Go through the records below and count every line containing "Here". Reply with the count alone.

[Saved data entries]
───

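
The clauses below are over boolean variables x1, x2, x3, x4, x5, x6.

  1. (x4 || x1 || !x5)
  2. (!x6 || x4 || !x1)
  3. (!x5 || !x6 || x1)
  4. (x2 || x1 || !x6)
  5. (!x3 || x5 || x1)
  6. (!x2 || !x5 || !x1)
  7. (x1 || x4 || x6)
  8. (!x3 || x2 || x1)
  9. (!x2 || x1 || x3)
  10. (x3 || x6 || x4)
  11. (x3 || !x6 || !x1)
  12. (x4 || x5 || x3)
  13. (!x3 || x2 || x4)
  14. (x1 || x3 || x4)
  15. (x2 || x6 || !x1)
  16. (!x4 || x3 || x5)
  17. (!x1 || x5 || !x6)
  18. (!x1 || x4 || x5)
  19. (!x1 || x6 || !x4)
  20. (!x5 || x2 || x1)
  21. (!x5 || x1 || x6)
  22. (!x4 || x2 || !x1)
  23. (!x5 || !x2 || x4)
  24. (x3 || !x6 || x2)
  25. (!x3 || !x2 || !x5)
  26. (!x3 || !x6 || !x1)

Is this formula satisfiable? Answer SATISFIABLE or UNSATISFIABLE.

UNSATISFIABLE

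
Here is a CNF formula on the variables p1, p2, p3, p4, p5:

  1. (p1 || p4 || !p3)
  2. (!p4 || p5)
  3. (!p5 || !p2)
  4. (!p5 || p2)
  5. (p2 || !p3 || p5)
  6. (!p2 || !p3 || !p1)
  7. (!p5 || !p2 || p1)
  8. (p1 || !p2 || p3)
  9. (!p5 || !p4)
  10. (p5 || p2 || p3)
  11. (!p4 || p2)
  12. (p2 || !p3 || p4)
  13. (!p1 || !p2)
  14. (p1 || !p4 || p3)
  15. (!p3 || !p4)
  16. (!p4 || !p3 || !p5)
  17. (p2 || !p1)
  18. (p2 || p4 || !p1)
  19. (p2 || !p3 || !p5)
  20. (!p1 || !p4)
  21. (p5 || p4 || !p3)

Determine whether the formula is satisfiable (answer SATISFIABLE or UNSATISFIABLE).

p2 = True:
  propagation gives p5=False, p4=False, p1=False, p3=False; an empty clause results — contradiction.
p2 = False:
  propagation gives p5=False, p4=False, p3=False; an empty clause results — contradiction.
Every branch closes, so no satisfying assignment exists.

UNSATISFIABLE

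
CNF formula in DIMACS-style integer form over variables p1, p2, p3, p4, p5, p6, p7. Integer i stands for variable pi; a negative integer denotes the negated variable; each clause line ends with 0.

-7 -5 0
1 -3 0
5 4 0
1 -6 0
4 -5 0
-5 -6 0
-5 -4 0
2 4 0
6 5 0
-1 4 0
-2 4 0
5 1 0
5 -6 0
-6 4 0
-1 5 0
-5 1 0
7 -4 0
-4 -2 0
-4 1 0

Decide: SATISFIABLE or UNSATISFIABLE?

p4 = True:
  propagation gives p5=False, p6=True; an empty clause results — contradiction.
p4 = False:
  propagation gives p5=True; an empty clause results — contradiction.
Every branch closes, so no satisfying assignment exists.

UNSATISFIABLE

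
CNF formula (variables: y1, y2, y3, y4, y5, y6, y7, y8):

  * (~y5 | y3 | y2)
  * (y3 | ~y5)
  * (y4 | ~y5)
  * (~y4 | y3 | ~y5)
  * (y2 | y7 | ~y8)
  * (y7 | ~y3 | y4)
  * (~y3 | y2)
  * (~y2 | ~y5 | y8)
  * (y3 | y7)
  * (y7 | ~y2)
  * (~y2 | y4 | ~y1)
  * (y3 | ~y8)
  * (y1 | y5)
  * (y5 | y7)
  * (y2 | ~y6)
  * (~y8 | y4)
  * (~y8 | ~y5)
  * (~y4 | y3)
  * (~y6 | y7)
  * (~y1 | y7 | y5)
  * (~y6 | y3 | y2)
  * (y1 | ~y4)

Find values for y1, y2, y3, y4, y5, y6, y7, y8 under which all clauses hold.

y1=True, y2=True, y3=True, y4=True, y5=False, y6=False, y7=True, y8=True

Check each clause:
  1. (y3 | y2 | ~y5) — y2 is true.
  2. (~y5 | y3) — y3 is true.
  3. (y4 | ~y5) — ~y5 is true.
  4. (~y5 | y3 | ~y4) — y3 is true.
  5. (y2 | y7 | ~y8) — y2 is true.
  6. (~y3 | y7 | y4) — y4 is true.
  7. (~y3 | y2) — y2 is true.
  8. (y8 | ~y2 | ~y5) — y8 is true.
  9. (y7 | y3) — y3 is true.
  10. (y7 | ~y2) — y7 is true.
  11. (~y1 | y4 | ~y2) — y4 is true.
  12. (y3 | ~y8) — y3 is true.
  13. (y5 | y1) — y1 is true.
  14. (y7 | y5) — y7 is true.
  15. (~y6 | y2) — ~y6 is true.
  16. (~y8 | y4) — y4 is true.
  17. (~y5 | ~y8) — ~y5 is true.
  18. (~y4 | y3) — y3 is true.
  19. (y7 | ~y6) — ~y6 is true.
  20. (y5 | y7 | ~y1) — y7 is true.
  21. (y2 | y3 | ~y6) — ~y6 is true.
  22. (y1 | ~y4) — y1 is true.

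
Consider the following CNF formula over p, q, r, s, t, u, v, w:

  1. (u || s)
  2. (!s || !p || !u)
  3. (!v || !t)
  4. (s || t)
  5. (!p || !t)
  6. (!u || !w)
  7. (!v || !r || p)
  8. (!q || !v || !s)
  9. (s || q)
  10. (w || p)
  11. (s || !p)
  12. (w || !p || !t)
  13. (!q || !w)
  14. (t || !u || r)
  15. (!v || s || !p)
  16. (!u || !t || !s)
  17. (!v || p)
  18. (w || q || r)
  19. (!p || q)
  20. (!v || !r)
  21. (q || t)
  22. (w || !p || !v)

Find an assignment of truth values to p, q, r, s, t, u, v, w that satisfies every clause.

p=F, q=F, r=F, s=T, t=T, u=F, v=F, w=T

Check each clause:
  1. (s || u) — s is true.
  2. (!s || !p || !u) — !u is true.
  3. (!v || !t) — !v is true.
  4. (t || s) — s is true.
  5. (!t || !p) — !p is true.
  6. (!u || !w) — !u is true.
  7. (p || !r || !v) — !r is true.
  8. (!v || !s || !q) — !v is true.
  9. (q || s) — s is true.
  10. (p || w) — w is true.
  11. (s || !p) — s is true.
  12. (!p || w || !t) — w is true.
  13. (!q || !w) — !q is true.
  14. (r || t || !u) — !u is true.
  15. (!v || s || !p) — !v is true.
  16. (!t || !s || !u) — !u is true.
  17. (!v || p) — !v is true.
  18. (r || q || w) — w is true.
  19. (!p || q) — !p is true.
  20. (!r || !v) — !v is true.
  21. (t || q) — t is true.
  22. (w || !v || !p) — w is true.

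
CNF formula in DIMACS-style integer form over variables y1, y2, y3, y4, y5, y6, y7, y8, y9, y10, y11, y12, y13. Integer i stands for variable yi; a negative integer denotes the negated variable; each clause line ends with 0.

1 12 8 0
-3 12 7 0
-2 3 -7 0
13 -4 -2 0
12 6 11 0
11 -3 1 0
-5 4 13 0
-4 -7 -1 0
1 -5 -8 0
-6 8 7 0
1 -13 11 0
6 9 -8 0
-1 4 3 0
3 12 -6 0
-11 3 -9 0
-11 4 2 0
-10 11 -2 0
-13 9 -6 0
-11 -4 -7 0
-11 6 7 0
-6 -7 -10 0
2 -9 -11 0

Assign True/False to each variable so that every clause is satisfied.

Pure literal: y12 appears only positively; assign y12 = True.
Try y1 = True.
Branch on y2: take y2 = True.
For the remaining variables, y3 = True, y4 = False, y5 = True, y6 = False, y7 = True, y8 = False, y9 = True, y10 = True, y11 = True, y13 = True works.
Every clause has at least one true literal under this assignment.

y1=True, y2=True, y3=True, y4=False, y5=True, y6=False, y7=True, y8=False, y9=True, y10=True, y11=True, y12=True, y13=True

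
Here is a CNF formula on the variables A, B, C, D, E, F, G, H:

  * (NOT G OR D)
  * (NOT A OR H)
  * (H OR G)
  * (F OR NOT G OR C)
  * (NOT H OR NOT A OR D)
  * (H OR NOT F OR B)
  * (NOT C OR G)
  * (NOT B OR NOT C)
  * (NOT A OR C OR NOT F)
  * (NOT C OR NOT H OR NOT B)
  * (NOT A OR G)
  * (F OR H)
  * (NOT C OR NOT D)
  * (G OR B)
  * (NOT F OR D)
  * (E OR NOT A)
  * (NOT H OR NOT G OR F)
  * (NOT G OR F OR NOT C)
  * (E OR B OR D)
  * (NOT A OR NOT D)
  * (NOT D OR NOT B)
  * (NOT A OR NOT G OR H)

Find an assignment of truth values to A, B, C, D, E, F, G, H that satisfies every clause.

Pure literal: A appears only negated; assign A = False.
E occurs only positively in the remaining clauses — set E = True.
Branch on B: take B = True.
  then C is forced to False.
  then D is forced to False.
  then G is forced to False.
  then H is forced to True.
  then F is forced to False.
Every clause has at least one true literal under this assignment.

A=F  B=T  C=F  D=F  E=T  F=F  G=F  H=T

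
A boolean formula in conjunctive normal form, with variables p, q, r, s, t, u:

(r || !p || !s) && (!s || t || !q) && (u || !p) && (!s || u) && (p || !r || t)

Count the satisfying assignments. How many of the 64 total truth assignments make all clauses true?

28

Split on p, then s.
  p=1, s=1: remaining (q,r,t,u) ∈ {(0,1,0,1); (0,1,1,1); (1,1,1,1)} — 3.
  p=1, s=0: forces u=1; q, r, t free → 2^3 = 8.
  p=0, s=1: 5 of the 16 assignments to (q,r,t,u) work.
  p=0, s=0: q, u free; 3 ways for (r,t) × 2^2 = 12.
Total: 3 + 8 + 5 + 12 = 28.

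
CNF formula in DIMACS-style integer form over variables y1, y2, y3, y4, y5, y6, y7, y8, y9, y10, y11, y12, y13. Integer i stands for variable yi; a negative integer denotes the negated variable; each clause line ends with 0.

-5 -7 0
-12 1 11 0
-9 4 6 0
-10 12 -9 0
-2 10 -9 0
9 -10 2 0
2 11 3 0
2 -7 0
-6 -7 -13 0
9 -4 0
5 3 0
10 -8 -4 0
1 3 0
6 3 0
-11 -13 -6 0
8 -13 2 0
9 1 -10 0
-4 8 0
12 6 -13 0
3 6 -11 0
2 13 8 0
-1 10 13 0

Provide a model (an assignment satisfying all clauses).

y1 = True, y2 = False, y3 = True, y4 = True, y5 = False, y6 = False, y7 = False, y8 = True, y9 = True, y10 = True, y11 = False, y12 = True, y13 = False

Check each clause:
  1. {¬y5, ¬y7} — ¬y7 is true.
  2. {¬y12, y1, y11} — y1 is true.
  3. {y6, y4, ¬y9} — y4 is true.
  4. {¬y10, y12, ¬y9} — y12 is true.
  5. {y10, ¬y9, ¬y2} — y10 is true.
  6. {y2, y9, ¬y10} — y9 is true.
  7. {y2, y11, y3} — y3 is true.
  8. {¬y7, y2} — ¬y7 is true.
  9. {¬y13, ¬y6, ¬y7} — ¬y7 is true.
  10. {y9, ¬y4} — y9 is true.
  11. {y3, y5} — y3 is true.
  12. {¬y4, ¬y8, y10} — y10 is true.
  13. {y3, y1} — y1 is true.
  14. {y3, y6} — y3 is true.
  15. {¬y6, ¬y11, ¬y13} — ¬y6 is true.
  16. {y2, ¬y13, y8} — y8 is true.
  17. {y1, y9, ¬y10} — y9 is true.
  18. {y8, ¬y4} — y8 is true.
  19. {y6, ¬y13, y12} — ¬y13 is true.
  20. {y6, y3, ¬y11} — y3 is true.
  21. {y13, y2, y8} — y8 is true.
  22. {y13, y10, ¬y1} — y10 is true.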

───

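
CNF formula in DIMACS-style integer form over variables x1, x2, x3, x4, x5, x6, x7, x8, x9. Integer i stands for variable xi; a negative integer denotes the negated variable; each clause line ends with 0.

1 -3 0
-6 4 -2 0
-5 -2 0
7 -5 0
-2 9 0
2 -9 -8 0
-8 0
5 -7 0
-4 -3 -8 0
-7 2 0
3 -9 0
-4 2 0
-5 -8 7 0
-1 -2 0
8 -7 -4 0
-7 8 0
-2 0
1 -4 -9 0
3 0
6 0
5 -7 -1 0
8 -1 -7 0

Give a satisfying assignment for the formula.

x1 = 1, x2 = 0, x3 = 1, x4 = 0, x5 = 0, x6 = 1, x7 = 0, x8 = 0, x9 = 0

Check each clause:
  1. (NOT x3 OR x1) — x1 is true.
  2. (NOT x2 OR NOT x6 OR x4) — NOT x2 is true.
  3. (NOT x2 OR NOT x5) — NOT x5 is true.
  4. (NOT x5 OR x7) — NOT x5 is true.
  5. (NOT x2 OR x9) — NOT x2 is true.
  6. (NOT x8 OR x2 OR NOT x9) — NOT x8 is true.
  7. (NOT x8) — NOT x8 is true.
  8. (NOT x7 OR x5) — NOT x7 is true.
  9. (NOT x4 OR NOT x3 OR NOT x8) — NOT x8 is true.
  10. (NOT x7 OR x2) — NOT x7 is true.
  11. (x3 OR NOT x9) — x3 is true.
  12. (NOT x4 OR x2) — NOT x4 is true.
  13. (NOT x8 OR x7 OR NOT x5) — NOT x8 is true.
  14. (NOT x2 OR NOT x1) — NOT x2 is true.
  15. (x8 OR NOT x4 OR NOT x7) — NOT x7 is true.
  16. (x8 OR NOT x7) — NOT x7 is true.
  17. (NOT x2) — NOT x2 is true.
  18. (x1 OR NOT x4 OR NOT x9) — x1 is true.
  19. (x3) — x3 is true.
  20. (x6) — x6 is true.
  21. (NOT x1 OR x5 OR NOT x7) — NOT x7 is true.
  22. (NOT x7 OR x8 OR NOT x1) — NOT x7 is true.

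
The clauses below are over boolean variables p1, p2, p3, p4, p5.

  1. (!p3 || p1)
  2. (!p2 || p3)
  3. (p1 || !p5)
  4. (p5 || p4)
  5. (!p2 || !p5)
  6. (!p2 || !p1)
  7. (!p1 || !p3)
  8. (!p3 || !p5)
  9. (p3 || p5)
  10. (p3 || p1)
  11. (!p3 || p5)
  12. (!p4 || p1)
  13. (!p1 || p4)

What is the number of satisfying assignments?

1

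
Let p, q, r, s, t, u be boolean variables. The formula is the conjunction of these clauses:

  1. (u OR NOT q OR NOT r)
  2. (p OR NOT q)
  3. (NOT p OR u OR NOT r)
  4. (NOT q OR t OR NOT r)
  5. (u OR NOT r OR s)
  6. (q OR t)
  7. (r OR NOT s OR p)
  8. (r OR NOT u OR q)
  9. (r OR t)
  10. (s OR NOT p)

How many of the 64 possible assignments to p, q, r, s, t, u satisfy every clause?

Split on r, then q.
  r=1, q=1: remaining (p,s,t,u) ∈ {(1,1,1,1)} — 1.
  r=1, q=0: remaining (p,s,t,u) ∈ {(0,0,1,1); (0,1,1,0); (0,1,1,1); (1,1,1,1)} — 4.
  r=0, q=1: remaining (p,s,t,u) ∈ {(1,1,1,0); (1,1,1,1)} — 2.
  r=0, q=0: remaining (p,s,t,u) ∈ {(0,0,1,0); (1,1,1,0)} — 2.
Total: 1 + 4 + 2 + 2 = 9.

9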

───

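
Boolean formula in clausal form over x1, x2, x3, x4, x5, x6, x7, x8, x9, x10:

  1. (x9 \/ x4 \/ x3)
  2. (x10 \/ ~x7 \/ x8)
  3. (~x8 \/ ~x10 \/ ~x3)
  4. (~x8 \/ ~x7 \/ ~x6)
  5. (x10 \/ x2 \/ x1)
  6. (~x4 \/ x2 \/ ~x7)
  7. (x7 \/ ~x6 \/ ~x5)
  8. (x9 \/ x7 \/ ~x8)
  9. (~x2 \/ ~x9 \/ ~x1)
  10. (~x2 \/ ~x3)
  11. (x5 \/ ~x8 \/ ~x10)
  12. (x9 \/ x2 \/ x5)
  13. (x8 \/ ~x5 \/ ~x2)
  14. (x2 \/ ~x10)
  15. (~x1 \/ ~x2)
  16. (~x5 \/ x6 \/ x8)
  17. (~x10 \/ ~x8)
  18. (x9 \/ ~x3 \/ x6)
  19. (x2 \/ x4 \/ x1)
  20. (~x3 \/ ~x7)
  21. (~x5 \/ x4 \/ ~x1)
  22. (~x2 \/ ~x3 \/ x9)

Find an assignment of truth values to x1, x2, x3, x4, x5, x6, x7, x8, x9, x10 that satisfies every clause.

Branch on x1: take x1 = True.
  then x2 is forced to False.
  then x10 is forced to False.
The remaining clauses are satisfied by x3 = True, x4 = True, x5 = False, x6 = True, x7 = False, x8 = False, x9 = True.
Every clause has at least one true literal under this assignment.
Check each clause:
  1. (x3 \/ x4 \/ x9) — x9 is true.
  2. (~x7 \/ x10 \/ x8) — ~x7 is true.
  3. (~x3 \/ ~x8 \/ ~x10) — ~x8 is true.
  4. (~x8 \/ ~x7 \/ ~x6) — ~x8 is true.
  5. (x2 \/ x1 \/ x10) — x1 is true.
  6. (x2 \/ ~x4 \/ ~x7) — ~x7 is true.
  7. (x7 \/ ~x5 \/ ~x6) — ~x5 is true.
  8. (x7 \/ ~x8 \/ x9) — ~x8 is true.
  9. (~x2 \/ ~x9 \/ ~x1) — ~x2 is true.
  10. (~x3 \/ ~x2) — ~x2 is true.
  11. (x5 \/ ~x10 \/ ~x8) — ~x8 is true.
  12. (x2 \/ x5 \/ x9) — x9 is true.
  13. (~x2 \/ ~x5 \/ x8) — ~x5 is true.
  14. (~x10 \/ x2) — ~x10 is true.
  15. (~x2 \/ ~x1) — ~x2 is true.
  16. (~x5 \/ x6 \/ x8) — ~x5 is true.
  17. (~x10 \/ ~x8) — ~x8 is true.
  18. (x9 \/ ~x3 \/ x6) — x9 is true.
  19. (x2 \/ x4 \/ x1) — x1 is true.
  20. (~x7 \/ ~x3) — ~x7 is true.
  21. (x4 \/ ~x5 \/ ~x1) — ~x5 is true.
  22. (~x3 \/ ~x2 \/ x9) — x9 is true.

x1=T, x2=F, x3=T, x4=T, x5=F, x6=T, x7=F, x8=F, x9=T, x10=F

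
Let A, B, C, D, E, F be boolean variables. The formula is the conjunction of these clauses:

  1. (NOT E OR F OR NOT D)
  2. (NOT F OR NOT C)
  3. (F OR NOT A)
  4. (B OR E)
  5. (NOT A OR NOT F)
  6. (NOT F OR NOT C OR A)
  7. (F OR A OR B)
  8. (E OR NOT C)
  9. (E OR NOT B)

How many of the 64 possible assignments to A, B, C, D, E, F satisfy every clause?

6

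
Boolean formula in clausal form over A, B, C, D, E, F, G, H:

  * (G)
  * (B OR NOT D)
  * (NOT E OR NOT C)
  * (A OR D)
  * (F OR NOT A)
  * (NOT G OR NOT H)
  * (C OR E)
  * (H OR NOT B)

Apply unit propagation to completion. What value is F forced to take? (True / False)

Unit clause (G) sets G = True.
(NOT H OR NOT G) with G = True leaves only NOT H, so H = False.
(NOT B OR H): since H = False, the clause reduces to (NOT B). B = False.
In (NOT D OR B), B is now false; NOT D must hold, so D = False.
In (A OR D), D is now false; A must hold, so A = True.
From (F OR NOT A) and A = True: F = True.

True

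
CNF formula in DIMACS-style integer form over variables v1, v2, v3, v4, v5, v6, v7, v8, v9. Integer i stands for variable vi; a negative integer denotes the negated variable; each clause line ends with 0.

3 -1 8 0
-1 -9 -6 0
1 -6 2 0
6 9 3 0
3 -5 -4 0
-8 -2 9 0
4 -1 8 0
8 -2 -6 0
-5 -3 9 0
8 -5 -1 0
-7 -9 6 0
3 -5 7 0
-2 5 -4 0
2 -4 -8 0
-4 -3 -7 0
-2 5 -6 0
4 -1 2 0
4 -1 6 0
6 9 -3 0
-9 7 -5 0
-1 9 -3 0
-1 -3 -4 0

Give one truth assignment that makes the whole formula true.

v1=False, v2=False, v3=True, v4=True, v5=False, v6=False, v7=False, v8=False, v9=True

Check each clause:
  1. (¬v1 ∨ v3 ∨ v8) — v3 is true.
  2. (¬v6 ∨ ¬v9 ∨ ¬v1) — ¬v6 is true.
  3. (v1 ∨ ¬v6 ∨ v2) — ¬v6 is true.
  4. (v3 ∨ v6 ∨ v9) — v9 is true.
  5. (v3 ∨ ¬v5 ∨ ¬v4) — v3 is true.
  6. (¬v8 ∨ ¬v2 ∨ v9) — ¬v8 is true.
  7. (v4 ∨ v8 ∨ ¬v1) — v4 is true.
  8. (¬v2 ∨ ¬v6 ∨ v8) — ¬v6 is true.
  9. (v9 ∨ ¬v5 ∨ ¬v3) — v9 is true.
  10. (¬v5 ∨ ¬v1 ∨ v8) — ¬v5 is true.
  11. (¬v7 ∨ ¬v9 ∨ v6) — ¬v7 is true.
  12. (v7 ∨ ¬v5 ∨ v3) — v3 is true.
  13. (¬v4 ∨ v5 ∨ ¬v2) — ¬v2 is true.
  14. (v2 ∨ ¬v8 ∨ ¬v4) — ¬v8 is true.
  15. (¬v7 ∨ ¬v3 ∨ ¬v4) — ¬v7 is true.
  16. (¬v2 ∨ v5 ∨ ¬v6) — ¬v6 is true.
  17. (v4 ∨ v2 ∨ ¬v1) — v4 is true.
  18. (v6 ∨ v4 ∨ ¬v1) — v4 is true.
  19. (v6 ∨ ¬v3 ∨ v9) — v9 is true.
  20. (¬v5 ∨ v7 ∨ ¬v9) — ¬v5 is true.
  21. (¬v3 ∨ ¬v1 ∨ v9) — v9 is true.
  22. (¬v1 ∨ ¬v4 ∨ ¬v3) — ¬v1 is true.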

───

■ Reply:
2